> [DATA SUPPLIED]:
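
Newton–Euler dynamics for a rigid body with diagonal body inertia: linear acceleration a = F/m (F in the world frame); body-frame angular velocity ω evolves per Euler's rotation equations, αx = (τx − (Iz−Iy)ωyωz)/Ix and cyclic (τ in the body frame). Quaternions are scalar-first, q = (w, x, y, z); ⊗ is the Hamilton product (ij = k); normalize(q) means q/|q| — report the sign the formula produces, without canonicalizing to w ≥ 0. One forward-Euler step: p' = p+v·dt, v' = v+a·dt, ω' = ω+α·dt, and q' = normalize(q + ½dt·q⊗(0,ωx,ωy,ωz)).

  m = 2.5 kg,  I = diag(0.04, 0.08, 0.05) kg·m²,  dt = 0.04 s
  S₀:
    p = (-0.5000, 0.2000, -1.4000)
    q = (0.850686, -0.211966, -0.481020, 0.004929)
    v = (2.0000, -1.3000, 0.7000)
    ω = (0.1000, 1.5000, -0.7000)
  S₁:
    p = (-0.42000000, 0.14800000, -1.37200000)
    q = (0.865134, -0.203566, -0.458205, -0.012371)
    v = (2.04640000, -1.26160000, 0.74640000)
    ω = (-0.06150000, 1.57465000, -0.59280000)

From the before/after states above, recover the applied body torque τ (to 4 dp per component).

ω₁ − ω₀ = (-0.16150000, 0.07465000, 0.10720000)
gyro term ω₀×Iω₀ = (0.0315, 0.0007, 0.0060)
applied torque τ = (-0.1300, 0.1500, 0.1400)

τ = (-0.1300, 0.1500, 0.1400)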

> [REQUIRED WORK]: Each line from the one containing "ω = (0.1000, 1.5000, -0.7000)" to the end of the records should be echoed exactly, and no other line.

> [ANSWER TO THE EXERCISE]:
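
    ω = (0.1000, 1.5000, -0.7000)
  S₁:
    p = (-0.42000000, 0.14800000, -1.37200000)
    q = (0.865134, -0.203566, -0.458205, -0.012371)
    v = (2.04640000, -1.26160000, 0.74640000)
    ω = (-0.06150000, 1.57465000, -0.59280000)

From the before/after states above, recover the applied body torque τ (to 4 dp per component).

ω₁ − ω₀ = (-0.16150000, 0.07465000, 0.10720000)
gyro term ω₀×Iω₀ = (0.0315, 0.0007, 0.0060)
applied torque τ = (-0.1300, 0.1500, 0.1400)

τ = (-0.1300, 0.1500, 0.1400)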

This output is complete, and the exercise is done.